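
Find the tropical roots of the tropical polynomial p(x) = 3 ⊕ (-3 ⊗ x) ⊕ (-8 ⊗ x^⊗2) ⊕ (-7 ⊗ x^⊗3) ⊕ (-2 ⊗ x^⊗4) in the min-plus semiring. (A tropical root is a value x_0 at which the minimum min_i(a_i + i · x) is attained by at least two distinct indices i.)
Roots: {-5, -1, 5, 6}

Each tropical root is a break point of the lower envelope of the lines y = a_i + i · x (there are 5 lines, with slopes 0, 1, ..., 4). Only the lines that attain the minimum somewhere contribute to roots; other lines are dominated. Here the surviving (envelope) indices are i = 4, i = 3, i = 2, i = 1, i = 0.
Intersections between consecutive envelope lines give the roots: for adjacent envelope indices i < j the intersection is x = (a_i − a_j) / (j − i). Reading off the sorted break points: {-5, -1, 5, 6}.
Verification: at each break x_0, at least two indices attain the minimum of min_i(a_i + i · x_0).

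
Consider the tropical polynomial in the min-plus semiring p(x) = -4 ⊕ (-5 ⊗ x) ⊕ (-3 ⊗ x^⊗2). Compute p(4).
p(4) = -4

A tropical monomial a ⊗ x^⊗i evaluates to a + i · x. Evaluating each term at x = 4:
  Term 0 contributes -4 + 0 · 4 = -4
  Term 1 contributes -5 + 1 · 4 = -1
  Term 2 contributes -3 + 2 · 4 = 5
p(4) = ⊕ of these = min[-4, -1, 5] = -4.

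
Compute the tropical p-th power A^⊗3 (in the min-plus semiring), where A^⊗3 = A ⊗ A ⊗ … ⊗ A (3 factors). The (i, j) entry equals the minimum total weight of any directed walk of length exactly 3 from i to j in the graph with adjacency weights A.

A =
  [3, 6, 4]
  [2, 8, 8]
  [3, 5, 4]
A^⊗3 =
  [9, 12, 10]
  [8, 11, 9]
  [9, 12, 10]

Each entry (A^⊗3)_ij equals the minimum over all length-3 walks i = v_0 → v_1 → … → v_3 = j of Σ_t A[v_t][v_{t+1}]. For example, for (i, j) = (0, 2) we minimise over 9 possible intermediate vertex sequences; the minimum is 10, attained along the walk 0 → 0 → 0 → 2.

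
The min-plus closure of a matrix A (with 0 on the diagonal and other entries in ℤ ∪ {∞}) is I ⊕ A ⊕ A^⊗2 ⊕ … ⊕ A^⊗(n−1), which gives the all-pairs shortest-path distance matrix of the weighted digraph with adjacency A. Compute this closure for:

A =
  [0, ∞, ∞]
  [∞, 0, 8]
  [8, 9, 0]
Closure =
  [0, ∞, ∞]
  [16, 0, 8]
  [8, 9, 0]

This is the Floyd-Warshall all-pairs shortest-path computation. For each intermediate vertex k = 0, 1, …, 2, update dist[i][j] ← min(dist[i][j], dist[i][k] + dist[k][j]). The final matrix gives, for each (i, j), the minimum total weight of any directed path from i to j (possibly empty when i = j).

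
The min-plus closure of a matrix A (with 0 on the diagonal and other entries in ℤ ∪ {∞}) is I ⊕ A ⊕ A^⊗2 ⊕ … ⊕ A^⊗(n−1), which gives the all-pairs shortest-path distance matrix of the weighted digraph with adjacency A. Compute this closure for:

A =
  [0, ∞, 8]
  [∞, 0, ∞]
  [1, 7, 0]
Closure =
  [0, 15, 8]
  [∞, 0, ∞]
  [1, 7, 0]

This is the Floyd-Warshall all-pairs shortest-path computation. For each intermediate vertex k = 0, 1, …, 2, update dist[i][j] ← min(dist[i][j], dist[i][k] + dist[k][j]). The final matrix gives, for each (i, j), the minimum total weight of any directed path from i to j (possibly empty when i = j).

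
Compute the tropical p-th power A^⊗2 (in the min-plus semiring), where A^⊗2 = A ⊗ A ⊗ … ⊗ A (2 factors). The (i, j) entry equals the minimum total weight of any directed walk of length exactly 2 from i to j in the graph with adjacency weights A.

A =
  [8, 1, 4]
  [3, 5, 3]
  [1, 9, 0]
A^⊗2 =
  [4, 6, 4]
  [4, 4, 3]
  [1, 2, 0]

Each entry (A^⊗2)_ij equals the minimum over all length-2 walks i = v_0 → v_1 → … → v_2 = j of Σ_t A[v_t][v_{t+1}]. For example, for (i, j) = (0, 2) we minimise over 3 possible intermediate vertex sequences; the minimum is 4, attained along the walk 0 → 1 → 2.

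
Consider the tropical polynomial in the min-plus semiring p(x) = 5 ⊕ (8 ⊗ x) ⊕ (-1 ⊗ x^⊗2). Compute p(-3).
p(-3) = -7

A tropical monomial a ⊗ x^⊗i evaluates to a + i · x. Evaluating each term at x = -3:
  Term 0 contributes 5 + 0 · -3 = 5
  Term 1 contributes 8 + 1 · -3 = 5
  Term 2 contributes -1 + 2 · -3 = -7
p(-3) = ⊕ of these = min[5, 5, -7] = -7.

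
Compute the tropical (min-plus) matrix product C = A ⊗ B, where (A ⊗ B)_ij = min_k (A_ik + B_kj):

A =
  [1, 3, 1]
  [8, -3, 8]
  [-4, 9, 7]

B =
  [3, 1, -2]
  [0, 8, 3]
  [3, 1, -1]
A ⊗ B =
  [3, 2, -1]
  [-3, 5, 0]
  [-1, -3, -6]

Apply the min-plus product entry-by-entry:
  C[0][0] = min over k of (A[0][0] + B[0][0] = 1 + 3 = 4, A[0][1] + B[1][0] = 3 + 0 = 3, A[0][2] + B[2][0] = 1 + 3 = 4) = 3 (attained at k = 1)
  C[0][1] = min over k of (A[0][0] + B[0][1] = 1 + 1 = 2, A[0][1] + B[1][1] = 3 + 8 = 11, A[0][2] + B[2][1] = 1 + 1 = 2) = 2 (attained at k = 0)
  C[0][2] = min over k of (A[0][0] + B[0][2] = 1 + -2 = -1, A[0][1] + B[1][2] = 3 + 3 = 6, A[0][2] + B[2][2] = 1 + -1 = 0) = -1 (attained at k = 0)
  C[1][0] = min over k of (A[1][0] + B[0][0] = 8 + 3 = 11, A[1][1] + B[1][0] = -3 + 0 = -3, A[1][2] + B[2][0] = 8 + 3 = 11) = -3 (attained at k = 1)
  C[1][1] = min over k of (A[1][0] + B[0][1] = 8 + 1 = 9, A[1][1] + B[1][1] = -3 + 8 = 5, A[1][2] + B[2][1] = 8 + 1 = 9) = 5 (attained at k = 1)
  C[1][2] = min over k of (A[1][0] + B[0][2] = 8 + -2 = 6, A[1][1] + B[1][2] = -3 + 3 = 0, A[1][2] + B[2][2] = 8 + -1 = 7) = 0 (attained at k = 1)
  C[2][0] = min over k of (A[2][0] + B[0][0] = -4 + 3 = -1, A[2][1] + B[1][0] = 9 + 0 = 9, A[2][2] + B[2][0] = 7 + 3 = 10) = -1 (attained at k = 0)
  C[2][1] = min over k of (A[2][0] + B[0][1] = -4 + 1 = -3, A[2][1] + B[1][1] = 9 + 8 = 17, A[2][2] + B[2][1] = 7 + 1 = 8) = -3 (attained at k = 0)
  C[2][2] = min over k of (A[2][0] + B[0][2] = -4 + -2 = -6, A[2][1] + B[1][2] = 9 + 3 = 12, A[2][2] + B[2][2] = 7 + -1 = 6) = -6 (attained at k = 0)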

----

Exercise instructions: Make a verbatim transcription of all the material.

Result of the task:
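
Find the tropical roots of the tropical polynomial p(x) = 3 ⊕ (-3 ⊗ x) ⊕ (-8 ⊗ x^⊗2) ⊕ (-7 ⊗ x^⊗3) ⊕ (-2 ⊗ x^⊗4) in the min-plus semiring. (A tropical root is a value x_0 at which the minimum min_i(a_i + i · x) is attained by at least two distinct indices i.)
Roots: {-5, -1, 5, 6}

Each tropical root is a break point of the lower envelope of the lines y = a_i + i · x (there are 5 lines, with slopes 0, 1, ..., 4). Only the lines that attain the minimum somewhere contribute to roots; other lines are dominated. Here the surviving (envelope) indices are i = 4, i = 3, i = 2, i = 1, i = 0.
Intersections between consecutive envelope lines give the roots: for adjacent envelope indices i < j the intersection is x = (a_i − a_j) / (j − i). Reading off the sorted break points: {-5, -1, 5, 6}.
Verification: at each break x_0, at least two indices attain the minimum of min_i(a_i + i · x_0).

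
Consider the tropical polynomial in the min-plus semiring p(x) = -4 ⊕ (-5 ⊗ x) ⊕ (-3 ⊗ x^⊗2). Compute p(4).
p(4) = -4

A tropical monomial a ⊗ x^⊗i evaluates to a + i · x. Evaluating each term at x = 4:
  Term 0 contributes -4 + 0 · 4 = -4
  Term 1 contributes -5 + 1 · 4 = -1
  Term 2 contributes -3 + 2 · 4 = 5
p(4) = ⊕ of these = min[-4, -1, 5] = -4.

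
Compute the tropical p-th power A^⊗3 (in the min-plus semiring), where A^⊗3 = A ⊗ A ⊗ … ⊗ A (3 factors). The (i, j) entry equals the minimum total weight of any directed walk of length exactly 3 from i to j in the graph with adjacency weights A.

A =
  [3, 6, 4]
  [2, 8, 8]
  [3, 5, 4]
A^⊗3 =
  [9, 12, 10]
  [8, 11, 9]
  [9, 12, 10]

Each entry (A^⊗3)_ij equals the minimum over all length-3 walks i = v_0 → v_1 → … → v_3 = j of Σ_t A[v_t][v_{t+1}]. For example, for (i, j) = (0, 2) we minimise over 9 possible intermediate vertex sequences; the minimum is 10, attained along the walk 0 → 0 → 0 → 2.

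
The min-plus closure of a matrix A (with 0 on the diagonal and other entries in ℤ ∪ {∞}) is I ⊕ A ⊕ A^⊗2 ⊕ … ⊕ A^⊗(n−1), which gives the all-pairs shortest-path distance matrix of the weighted digraph with adjacency A. Compute this closure for:

A =
  [0, ∞, ∞]
  [∞, 0, 8]
  [8, 9, 0]
Closure =
  [0, ∞, ∞]
  [16, 0, 8]
  [8, 9, 0]

This is the Floyd-Warshall all-pairs shortest-path computation. For each intermediate vertex k = 0, 1, …, 2, update dist[i][j] ← min(dist[i][j], dist[i][k] + dist[k][j]). The final matrix gives, for each (i, j), the minimum total weight of any directed path from i to j (possibly empty when i = j).

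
The min-plus closure of a matrix A (with 0 on the diagonal and other entries in ℤ ∪ {∞}) is I ⊕ A ⊕ A^⊗2 ⊕ … ⊕ A^⊗(n−1), which gives the all-pairs shortest-path distance matrix of the weighted digraph with adjacency A. Compute this closure for:

A =
  [0, ∞, 8]
  [∞, 0, ∞]
  [1, 7, 0]
Closure =
  [0, 15, 8]
  [∞, 0, ∞]
  [1, 7, 0]

This is the Floyd-Warshall all-pairs shortest-path computation. For each intermediate vertex k = 0, 1, …, 2, update dist[i][j] ← min(dist[i][j], dist[i][k] + dist[k][j]). The final matrix gives, for each (i, j), the minimum total weight of any directed path from i to j (possibly empty when i = j).

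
Compute the tropical p-th power A^⊗2 (in the min-plus semiring), where A^⊗2 = A ⊗ A ⊗ … ⊗ A (2 factors). The (i, j) entry equals the minimum total weight of any directed walk of length exactly 2 from i to j in the graph with adjacency weights A.

A =
  [8, 1, 4]
  [3, 5, 3]
  [1, 9, 0]
A^⊗2 =
  [4, 6, 4]
  [4, 4, 3]
  [1, 2, 0]

Each entry (A^⊗2)_ij equals the minimum over all length-2 walks i = v_0 → v_1 → … → v_2 = j of Σ_t A[v_t][v_{t+1}]. For example, for (i, j) = (0, 2) we minimise over 3 possible intermediate vertex sequences; the minimum is 4, attained along the walk 0 → 1 → 2.

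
Consider the tropical polynomial in the min-plus semiring p(x) = 5 ⊕ (8 ⊗ x) ⊕ (-1 ⊗ x^⊗2). Compute p(-3).
p(-3) = -7

A tropical monomial a ⊗ x^⊗i evaluates to a + i · x. Evaluating each term at x = -3:
  Term 0 contributes 5 + 0 · -3 = 5
  Term 1 contributes 8 + 1 · -3 = 5
  Term 2 contributes -1 + 2 · -3 = -7
p(-3) = ⊕ of these = min[5, 5, -7] = -7.

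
Compute the tropical (min-plus) matrix product C = A ⊗ B, where (A ⊗ B)_ij = min_k (A_ik + B_kj):

A =
  [1, 3, 1]
  [8, -3, 8]
  [-4, 9, 7]

B =
  [3, 1, -2]
  [0, 8, 3]
  [3, 1, -1]
A ⊗ B =
  [3, 2, -1]
  [-3, 5, 0]
  [-1, -3, -6]

Apply the min-plus product entry-by-entry:
  C[0][0] = min over k of (A[0][0] + B[0][0] = 1 + 3 = 4, A[0][1] + B[1][0] = 3 + 0 = 3, A[0][2] + B[2][0] = 1 + 3 = 4) = 3 (attained at k = 1)
  C[0][1] = min over k of (A[0][0] + B[0][1] = 1 + 1 = 2, A[0][1] + B[1][1] = 3 + 8 = 11, A[0][2] + B[2][1] = 1 + 1 = 2) = 2 (attained at k = 0)
  C[0][2] = min over k of (A[0][0] + B[0][2] = 1 + -2 = -1, A[0][1] + B[1][2] = 3 + 3 = 6, A[0][2] + B[2][2] = 1 + -1 = 0) = -1 (attained at k = 0)
  C[1][0] = min over k of (A[1][0] + B[0][0] = 8 + 3 = 11, A[1][1] + B[1][0] = -3 + 0 = -3, A[1][2] + B[2][0] = 8 + 3 = 11) = -3 (attained at k = 1)
  C[1][1] = min over k of (A[1][0] + B[0][1] = 8 + 1 = 9, A[1][1] + B[1][1] = -3 + 8 = 5, A[1][2] + B[2][1] = 8 + 1 = 9) = 5 (attained at k = 1)
  C[1][2] = min over k of (A[1][0] + B[0][2] = 8 + -2 = 6, A[1][1] + B[1][2] = -3 + 3 = 0, A[1][2] + B[2][2] = 8 + -1 = 7) = 0 (attained at k = 1)
  C[2][0] = min over k of (A[2][0] + B[0][0] = -4 + 3 = -1, A[2][1] + B[1][0] = 9 + 0 = 9, A[2][2] + B[2][0] = 7 + 3 = 10) = -1 (attained at k = 0)
  C[2][1] = min over k of (A[2][0] + B[0][1] = -4 + 1 = -3, A[2][1] + B[1][1] = 9 + 8 = 17, A[2][2] + B[2][1] = 7 + 1 = 8) = -3 (attained at k = 0)
  C[2][2] = min over k of (A[2][0] + B[0][2] = -4 + -2 = -6, A[2][1] + B[1][2] = 9 + 3 = 12, A[2][2] + B[2][2] = 7 + -1 = 6) = -6 (attained at k = 0)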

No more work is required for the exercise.